» Problem statement
From the entries below, please output exactly the lines starting at the one containing "How much depreciation is recognized in year 7?" and ending at the one containing "A small factory", both included.

Records from a dataset:
*** Begin section ***

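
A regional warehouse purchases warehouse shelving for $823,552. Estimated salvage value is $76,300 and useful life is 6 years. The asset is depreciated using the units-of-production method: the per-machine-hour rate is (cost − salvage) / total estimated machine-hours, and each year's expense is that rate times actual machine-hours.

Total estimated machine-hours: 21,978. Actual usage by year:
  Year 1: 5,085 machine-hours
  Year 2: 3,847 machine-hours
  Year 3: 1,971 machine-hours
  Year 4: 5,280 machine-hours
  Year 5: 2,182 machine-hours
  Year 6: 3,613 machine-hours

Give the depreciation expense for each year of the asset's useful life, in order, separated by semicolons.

Depreciable base = $823,552 − $76,300 = $747,252.
Rate = $747,252 / 21,978 machine-hours = $34 per machine-hour.
Year 1: 5,085 × $34 = $172,890. Book value $650,662.
Year 2: 3,847 × $34 = $130,798. Book value $519,864.
Year 3: 1,971 × $34 = $67,014. Book value $452,850.
Year 4: 5,280 × $34 = $179,520. Book value $273,330.
Year 5: 2,182 × $34 = $74,188. Book value $199,142.
Year 6: 3,613 × $34 = $122,842. Book value $76,300.

$172,890; $130,798; $67,014; $179,520; $74,188; $122,842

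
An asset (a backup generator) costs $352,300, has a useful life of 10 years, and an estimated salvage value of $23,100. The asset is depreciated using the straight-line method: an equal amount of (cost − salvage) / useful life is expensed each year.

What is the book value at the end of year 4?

$220,620

Depreciable base = $352,300 − $23,100 = $329,200.
Annual expense = $329,200 / 10 = $32,920.
End of year 1: book value $319,380.
End of year 2: book value $286,460.
End of year 3: book value $253,540.
End of year 4: book value $220,620.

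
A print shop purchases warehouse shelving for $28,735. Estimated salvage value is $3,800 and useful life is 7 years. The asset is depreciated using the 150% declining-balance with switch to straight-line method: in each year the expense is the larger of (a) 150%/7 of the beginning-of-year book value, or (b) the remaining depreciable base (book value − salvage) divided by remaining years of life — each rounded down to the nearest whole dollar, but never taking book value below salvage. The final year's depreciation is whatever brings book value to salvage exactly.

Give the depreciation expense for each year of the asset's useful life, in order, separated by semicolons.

$6,157; $4,838; $3,801; $2,986; $2,384; $2,384; $2,385

Depreciable base = $28,735 − $3,800 = $24,935.
Year 1: DB = ⌊$28,735 × 150%/7⌋ = $6,157; SL = ⌊$24,935/7⌋ = $3,562 → take DB $6,157. Book value $22,578.
Year 2: DB = ⌊$22,578 × 150%/7⌋ = $4,838; SL = ⌊$18,778/6⌋ = $3,129 → take DB $4,838. Book value $17,740.
Year 3: DB = ⌊$17,740 × 150%/7⌋ = $3,801; SL = ⌊$13,940/5⌋ = $2,788 → take DB $3,801. Book value $13,939.
Year 4: DB = ⌊$13,939 × 150%/7⌋ = $2,986; SL = ⌊$10,139/4⌋ = $2,534 → take DB $2,986. Book value $10,953.
Year 5: DB = ⌊$10,953 × 150%/7⌋ = $2,347; SL = ⌊$7,153/3⌋ = $2,384 → take SL $2,384. Book value $8,569.
Year 6: DB = ⌊$8,569 × 150%/7⌋ = $1,836; SL = ⌊$4,769/2⌋ = $2,384 → take SL $2,384. Book value $6,185.
Year 7 (final): $6,185 − $3,800 = $2,385. Book value $3,800.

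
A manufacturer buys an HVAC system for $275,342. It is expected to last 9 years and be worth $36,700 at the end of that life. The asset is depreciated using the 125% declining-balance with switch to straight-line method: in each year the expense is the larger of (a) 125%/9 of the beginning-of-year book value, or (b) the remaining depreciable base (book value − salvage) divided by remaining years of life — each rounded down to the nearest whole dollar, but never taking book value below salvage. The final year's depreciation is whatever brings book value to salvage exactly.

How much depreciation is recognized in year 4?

Depreciable base = $275,342 − $36,700 = $238,642.
Year 1: DB = ⌊$275,342 × 125%/9⌋ = $38,241; SL = ⌊$238,642/9⌋ = $26,515 → take DB $38,241. Book value $237,101.
Year 2: DB = ⌊$237,101 × 125%/9⌋ = $32,930; SL = ⌊$200,401/8⌋ = $25,050 → take DB $32,930. Book value $204,171.
Year 3: DB = ⌊$204,171 × 125%/9⌋ = $28,357; SL = ⌊$167,471/7⌋ = $23,924 → take DB $28,357. Book value $175,814.
Year 4: DB = ⌊$175,814 × 125%/9⌋ = $24,418; SL = ⌊$139,114/6⌋ = $23,185 → take DB $24,418. Book value $151,396.

$24,418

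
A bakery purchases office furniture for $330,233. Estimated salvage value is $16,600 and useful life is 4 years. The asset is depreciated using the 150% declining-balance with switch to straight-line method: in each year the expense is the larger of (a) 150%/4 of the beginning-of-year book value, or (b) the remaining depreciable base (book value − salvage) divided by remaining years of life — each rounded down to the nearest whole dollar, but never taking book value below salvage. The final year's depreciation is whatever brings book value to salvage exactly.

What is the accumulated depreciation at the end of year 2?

Depreciable base = $330,233 − $16,600 = $313,633.
Year 1: DB = ⌊$330,233 × 150%/4⌋ = $123,837; SL = ⌊$313,633/4⌋ = $78,408 → take DB $123,837. Book value $206,396.
Year 2: DB = ⌊$206,396 × 150%/4⌋ = $77,398; SL = ⌊$189,796/3⌋ = $63,265 → take DB $77,398. Book value $128,998.
Accumulated through year 2 = $330,233 − $128,998 = $201,235.

$201,235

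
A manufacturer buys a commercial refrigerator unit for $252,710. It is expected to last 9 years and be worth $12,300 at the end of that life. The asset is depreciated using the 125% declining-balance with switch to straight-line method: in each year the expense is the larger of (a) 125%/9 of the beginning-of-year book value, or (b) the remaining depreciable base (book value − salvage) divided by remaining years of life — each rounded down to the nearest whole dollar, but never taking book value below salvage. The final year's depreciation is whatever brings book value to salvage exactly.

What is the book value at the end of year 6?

Depreciable base = $252,710 − $12,300 = $240,410.
Year 1: DB = ⌊$252,710 × 125%/9⌋ = $35,098; SL = ⌊$240,410/9⌋ = $26,712 → take DB $35,098. Book value $217,612.
Year 2: DB = ⌊$217,612 × 125%/9⌋ = $30,223; SL = ⌊$205,312/8⌋ = $25,664 → take DB $30,223. Book value $187,389.
Year 3: DB = ⌊$187,389 × 125%/9⌋ = $26,026; SL = ⌊$175,089/7⌋ = $25,012 → take DB $26,026. Book value $161,363.
Year 4: DB = ⌊$161,363 × 125%/9⌋ = $22,411; SL = ⌊$149,063/6⌋ = $24,843 → take SL $24,843. Book value $136,520.
Year 5: DB = ⌊$136,520 × 125%/9⌋ = $18,961; SL = ⌊$124,220/5⌋ = $24,844 → take SL $24,844. Book value $111,676.
Year 6: DB = ⌊$111,676 × 125%/9⌋ = $15,510; SL = ⌊$99,376/4⌋ = $24,844 → take SL $24,844. Book value $86,832.

$86,832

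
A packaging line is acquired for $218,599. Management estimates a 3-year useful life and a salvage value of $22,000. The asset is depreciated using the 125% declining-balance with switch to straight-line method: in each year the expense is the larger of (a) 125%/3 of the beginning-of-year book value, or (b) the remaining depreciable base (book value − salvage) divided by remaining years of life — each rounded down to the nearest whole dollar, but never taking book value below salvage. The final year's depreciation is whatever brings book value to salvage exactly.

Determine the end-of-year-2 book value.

Depreciable base = $218,599 − $22,000 = $196,599.
Year 1: DB = ⌊$218,599 × 125%/3⌋ = $91,082; SL = ⌊$196,599/3⌋ = $65,533 → take DB $91,082. Book value $127,517.
Year 2: DB = ⌊$127,517 × 125%/3⌋ = $53,132; SL = ⌊$105,517/2⌋ = $52,758 → take DB $53,132. Book value $74,385.

$74,385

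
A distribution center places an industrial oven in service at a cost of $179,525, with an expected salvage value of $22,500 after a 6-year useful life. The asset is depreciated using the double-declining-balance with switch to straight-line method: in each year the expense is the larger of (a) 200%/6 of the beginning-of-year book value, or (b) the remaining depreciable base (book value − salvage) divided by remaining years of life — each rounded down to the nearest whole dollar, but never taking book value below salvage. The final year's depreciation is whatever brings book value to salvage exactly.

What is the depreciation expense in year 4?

Depreciable base = $179,525 − $22,500 = $157,025.
Year 1: DB = ⌊$179,525 × 200%/6⌋ = $59,841; SL = ⌊$157,025/6⌋ = $26,170 → take DB $59,841. Book value $119,684.
Year 2: DB = ⌊$119,684 × 200%/6⌋ = $39,894; SL = ⌊$97,184/5⌋ = $19,436 → take DB $39,894. Book value $79,790.
Year 3: DB = ⌊$79,790 × 200%/6⌋ = $26,596; SL = ⌊$57,290/4⌋ = $14,322 → take DB $26,596. Book value $53,194.
Year 4: DB = ⌊$53,194 × 200%/6⌋ = $17,731; SL = ⌊$30,694/3⌋ = $10,231 → take DB $17,731. Book value $35,463.

$17,731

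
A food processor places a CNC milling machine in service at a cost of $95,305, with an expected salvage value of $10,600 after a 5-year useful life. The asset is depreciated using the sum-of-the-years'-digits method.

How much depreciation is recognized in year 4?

$11,294

Depreciable base = $95,305 − $10,600 = $84,705.
Sum of the years' digits = 5+4+3+2+1 = 15.
Year 1: $84,705 × 5/15 = $28,235. Book value $67,070.
Year 2: $84,705 × 4/15 = $22,588. Book value $44,482.
Year 3: $84,705 × 3/15 = $16,941. Book value $27,541.
Year 4: $84,705 × 2/15 = $11,294. Book value $16,247.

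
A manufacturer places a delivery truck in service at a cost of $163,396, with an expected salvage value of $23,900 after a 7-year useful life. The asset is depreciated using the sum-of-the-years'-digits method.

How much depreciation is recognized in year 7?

$4,982

Depreciable base = $163,396 − $23,900 = $139,496.
Sum of the years' digits = 7+6+5+4+3+2+1 = 28.
Year 1: $139,496 × 7/28 = $34,874. Book value $128,522.
Year 2: $139,496 × 6/28 = $29,892. Book value $98,630.
Year 3: $139,496 × 5/28 = $24,910. Book value $73,720.
Year 4: $139,496 × 4/28 = $19,928. Book value $53,792.
Year 5: $139,496 × 3/28 = $14,946. Book value $38,846.
Year 6: $139,496 × 2/28 = $9,964. Book value $28,882.
Year 7: $139,496 × 1/28 = $4,982. Book value $23,900.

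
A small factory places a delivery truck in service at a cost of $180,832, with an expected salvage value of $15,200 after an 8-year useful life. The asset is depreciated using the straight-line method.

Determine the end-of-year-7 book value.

$35,904

Depreciable base = $180,832 − $15,200 = $165,632.
Annual expense = $165,632 / 8 = $20,704.
End of year 1: book value $160,128.
End of year 2: book value $139,424.
End of year 3: book value $118,720.
End of year 4: book value $98,016.
End of year 5: book value $77,312.
End of year 6: book value $56,608.
End of year 7: book value $35,904.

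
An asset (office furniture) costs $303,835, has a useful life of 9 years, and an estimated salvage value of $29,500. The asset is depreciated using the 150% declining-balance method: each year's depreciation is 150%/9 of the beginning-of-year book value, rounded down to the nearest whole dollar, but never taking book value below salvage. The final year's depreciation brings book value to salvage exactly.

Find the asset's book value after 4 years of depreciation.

$146,526

Depreciable base = $303,835 − $29,500 = $274,335.
Year 1: ⌊$303,835 × 150%/9⌋ = $50,639. Book value $253,196.
Year 2: ⌊$253,196 × 150%/9⌋ = $42,199. Book value $210,997.
Year 3: ⌊$210,997 × 150%/9⌋ = $35,166. Book value $175,831.
Year 4: ⌊$175,831 × 150%/9⌋ = $29,305. Book value $146,526.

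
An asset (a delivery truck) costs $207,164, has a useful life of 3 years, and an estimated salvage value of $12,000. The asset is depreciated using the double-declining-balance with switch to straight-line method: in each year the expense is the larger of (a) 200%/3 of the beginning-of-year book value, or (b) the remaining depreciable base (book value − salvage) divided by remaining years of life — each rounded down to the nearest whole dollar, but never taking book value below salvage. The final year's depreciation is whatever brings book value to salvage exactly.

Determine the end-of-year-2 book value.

$23,019

Depreciable base = $207,164 − $12,000 = $195,164.
Year 1: DB = ⌊$207,164 × 200%/3⌋ = $138,109; SL = ⌊$195,164/3⌋ = $65,054 → take DB $138,109. Book value $69,055.
Year 2: DB = ⌊$69,055 × 200%/3⌋ = $46,036; SL = ⌊$57,055/2⌋ = $28,527 → take DB $46,036. Book value $23,019.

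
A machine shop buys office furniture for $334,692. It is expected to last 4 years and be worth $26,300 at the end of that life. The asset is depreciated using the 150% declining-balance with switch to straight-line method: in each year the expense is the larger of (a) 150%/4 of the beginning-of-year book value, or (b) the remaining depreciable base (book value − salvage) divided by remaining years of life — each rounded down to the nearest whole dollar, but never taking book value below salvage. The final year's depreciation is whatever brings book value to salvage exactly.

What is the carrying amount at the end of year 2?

Depreciable base = $334,692 − $26,300 = $308,392.
Year 1: DB = ⌊$334,692 × 150%/4⌋ = $125,509; SL = ⌊$308,392/4⌋ = $77,098 → take DB $125,509. Book value $209,183.
Year 2: DB = ⌊$209,183 × 150%/4⌋ = $78,443; SL = ⌊$182,883/3⌋ = $60,961 → take DB $78,443. Book value $130,740.

$130,740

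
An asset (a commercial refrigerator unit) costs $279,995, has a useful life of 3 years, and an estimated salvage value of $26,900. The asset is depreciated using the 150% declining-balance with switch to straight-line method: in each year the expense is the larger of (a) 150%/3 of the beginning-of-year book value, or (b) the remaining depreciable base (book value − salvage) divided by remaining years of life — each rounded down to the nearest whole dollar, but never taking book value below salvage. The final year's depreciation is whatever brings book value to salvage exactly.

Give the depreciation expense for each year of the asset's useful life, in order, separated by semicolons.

$139,997; $69,999; $43,099

Depreciable base = $279,995 − $26,900 = $253,095.
Year 1: DB = ⌊$279,995 × 150%/3⌋ = $139,997; SL = ⌊$253,095/3⌋ = $84,365 → take DB $139,997. Book value $139,998.
Year 2: DB = ⌊$139,998 × 150%/3⌋ = $69,999; SL = ⌊$113,098/2⌋ = $56,549 → take DB $69,999. Book value $69,999.
Year 3 (final): $69,999 − $26,900 = $43,099. Book value $26,900.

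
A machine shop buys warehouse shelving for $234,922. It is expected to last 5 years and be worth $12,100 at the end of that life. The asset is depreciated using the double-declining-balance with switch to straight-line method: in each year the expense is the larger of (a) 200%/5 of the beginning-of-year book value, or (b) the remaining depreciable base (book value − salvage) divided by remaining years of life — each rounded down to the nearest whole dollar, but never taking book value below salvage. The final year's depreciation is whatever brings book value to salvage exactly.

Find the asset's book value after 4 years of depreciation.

$30,447

Depreciable base = $234,922 − $12,100 = $222,822.
Year 1: DB = ⌊$234,922 × 200%/5⌋ = $93,968; SL = ⌊$222,822/5⌋ = $44,564 → take DB $93,968. Book value $140,954.
Year 2: DB = ⌊$140,954 × 200%/5⌋ = $56,381; SL = ⌊$128,854/4⌋ = $32,213 → take DB $56,381. Book value $84,573.
Year 3: DB = ⌊$84,573 × 200%/5⌋ = $33,829; SL = ⌊$72,473/3⌋ = $24,157 → take DB $33,829. Book value $50,744.
Year 4: DB = ⌊$50,744 × 200%/5⌋ = $20,297; SL = ⌊$38,644/2⌋ = $19,322 → take DB $20,297. Book value $30,447.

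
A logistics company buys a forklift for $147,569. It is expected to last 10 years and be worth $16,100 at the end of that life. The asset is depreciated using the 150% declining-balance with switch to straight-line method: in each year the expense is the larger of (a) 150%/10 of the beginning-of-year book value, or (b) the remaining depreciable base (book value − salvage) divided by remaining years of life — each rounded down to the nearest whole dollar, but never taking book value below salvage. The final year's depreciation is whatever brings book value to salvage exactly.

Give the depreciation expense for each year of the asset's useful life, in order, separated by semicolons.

Depreciable base = $147,569 − $16,100 = $131,469.
Year 1: DB = ⌊$147,569 × 150%/10⌋ = $22,135; SL = ⌊$131,469/10⌋ = $13,146 → take DB $22,135. Book value $125,434.
Year 2: DB = ⌊$125,434 × 150%/10⌋ = $18,815; SL = ⌊$109,334/9⌋ = $12,148 → take DB $18,815. Book value $106,619.
Year 3: DB = ⌊$106,619 × 150%/10⌋ = $15,992; SL = ⌊$90,519/8⌋ = $11,314 → take DB $15,992. Book value $90,627.
Year 4: DB = ⌊$90,627 × 150%/10⌋ = $13,594; SL = ⌊$74,527/7⌋ = $10,646 → take DB $13,594. Book value $77,033.
Year 5: DB = ⌊$77,033 × 150%/10⌋ = $11,554; SL = ⌊$60,933/6⌋ = $10,155 → take DB $11,554. Book value $65,479.
Year 6: DB = ⌊$65,479 × 150%/10⌋ = $9,821; SL = ⌊$49,379/5⌋ = $9,875 → take SL $9,875. Book value $55,604.
Year 7: DB = ⌊$55,604 × 150%/10⌋ = $8,340; SL = ⌊$39,504/4⌋ = $9,876 → take SL $9,876. Book value $45,728.
Year 8: DB = ⌊$45,728 × 150%/10⌋ = $6,859; SL = ⌊$29,628/3⌋ = $9,876 → take SL $9,876. Book value $35,852.
Year 9: DB = ⌊$35,852 × 150%/10⌋ = $5,377; SL = ⌊$19,752/2⌋ = $9,876 → take SL $9,876. Book value $25,976.
Year 10 (final): $25,976 − $16,100 = $9,876. Book value $16,100.

$22,135; $18,815; $15,992; $13,594; $11,554; $9,875; $9,876; $9,876; $9,876; $9,876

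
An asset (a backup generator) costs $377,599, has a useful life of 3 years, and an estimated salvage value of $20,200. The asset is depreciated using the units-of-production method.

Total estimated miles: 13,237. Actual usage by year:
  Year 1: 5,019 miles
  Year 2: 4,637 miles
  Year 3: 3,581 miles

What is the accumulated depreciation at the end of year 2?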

*** End section ***

» Exercise result
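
How much depreciation is recognized in year 7?

$4,982

Depreciable base = $163,396 − $23,900 = $139,496.
Sum of the years' digits = 7+6+5+4+3+2+1 = 28.
Year 1: $139,496 × 7/28 = $34,874. Book value $128,522.
Year 2: $139,496 × 6/28 = $29,892. Book value $98,630.
Year 3: $139,496 × 5/28 = $24,910. Book value $73,720.
Year 4: $139,496 × 4/28 = $19,928. Book value $53,792.
Year 5: $139,496 × 3/28 = $14,946. Book value $38,846.
Year 6: $139,496 × 2/28 = $9,964. Book value $28,882.
Year 7: $139,496 × 1/28 = $4,982. Book value $23,900.

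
A small factory places a delivery truck in service at a cost of $180,832, with an expected salvage value of $15,200 after an 8-year useful life. The asset is depreciated using the straight-line method.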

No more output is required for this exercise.